§ **ABOUT THIS EXERCISE**: Through the line that contains "I3: add r1, r4, r2", return the data below exactly, starting at its first line; leave the rest out.

§ **GIVEN RECORDS**:

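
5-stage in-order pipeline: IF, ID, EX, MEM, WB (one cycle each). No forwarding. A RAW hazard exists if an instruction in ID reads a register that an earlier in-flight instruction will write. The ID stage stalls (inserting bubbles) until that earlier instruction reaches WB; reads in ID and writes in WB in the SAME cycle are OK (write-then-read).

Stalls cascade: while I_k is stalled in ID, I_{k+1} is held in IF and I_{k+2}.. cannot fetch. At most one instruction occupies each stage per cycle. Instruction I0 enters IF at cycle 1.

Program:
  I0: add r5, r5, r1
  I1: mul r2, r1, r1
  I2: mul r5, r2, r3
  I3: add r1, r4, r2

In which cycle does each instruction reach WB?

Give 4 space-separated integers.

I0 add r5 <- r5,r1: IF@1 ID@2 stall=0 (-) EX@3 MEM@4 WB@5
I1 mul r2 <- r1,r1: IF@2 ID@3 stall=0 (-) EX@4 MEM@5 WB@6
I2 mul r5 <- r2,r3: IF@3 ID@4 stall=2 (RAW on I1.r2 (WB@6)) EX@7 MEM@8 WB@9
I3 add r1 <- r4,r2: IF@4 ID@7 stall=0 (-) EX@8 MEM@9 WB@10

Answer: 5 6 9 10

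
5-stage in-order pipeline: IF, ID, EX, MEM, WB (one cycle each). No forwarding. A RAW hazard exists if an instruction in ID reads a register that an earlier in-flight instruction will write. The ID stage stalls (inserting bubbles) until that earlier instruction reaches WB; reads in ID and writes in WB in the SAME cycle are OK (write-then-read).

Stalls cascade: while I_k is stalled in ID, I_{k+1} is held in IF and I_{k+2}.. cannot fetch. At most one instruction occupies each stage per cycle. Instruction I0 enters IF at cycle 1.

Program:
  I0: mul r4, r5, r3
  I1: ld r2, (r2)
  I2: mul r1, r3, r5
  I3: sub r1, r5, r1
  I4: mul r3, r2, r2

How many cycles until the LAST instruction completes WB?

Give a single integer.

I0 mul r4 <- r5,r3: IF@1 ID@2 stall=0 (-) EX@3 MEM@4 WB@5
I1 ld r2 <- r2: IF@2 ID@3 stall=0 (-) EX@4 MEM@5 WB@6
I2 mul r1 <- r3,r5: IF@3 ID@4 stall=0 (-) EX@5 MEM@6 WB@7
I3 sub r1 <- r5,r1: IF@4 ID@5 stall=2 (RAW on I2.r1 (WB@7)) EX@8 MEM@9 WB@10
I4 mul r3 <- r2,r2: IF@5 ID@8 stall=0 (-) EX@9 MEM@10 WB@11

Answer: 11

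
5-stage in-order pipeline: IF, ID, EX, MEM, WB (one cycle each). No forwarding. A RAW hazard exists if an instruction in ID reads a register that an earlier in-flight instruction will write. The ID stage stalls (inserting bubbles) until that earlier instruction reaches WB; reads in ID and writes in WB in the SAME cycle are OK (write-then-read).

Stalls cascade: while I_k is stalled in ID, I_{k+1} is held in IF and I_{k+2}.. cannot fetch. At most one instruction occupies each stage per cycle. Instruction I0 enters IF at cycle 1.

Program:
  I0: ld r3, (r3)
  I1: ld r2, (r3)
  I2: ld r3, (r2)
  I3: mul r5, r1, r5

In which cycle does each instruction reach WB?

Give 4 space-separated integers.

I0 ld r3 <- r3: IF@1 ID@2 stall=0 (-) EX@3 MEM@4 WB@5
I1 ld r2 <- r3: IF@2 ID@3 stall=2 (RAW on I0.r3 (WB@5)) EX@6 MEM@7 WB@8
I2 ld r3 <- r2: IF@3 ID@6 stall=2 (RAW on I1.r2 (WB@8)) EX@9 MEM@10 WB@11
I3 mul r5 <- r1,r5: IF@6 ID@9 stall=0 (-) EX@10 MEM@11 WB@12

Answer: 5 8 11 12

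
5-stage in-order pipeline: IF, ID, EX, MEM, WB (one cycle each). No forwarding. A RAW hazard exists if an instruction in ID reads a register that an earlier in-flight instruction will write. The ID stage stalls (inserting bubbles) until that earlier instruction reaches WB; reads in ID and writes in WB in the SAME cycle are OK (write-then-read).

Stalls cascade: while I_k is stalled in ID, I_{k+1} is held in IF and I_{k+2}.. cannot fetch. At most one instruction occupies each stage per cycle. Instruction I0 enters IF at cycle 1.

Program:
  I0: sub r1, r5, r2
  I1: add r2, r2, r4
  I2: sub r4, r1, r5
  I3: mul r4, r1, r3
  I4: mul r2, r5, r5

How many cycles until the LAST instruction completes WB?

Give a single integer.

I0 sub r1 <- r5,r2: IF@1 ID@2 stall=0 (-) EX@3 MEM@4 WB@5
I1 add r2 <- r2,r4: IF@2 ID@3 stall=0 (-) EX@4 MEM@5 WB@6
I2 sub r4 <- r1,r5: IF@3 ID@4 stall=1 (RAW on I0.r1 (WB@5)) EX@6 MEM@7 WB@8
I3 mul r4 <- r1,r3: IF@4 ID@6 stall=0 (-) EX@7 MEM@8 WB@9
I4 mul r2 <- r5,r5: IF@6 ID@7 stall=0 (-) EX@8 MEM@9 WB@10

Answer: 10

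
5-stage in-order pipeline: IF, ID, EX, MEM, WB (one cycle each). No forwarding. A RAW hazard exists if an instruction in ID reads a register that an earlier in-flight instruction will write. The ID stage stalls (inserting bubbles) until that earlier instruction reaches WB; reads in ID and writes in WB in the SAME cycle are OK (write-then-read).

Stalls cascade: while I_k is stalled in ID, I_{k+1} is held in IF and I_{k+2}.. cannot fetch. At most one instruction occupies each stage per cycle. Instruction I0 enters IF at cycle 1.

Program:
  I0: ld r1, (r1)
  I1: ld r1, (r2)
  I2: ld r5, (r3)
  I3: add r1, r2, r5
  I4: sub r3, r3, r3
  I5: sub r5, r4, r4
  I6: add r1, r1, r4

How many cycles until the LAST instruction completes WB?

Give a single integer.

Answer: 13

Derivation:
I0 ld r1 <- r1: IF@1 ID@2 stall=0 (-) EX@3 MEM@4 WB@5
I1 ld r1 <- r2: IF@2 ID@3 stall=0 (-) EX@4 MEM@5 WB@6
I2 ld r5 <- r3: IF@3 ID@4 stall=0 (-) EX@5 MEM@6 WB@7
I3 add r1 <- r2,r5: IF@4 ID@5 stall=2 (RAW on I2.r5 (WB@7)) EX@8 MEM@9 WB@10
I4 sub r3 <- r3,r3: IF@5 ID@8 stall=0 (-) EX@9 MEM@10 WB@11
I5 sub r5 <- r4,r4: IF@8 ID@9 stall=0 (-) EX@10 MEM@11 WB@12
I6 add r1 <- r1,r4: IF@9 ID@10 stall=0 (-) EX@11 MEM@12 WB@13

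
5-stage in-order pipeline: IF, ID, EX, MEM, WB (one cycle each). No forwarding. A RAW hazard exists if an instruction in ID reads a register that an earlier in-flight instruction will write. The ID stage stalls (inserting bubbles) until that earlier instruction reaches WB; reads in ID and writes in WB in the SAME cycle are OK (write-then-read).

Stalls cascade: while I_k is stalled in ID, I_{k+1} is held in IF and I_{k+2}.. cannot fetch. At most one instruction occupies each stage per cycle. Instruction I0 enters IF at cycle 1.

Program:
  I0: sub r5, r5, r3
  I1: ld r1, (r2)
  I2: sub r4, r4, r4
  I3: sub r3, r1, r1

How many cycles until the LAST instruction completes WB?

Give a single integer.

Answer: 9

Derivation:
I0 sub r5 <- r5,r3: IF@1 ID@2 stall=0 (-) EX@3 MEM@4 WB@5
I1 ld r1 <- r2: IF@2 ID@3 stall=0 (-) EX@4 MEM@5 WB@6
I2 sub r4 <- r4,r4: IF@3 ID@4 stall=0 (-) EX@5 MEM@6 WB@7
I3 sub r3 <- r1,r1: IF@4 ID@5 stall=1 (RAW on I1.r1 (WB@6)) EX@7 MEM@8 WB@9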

§ **OUTPUT OF THE EXERCISE**:
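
5-stage in-order pipeline: IF, ID, EX, MEM, WB (one cycle each). No forwarding. A RAW hazard exists if an instruction in ID reads a register that an earlier in-flight instruction will write. The ID stage stalls (inserting bubbles) until that earlier instruction reaches WB; reads in ID and writes in WB in the SAME cycle are OK (write-then-read).

Stalls cascade: while I_k is stalled in ID, I_{k+1} is held in IF and I_{k+2}.. cannot fetch. At most one instruction occupies each stage per cycle. Instruction I0 enters IF at cycle 1.

Program:
  I0: add r5, r5, r1
  I1: mul r2, r1, r1
  I2: mul r5, r2, r3
  I3: add r1, r4, r2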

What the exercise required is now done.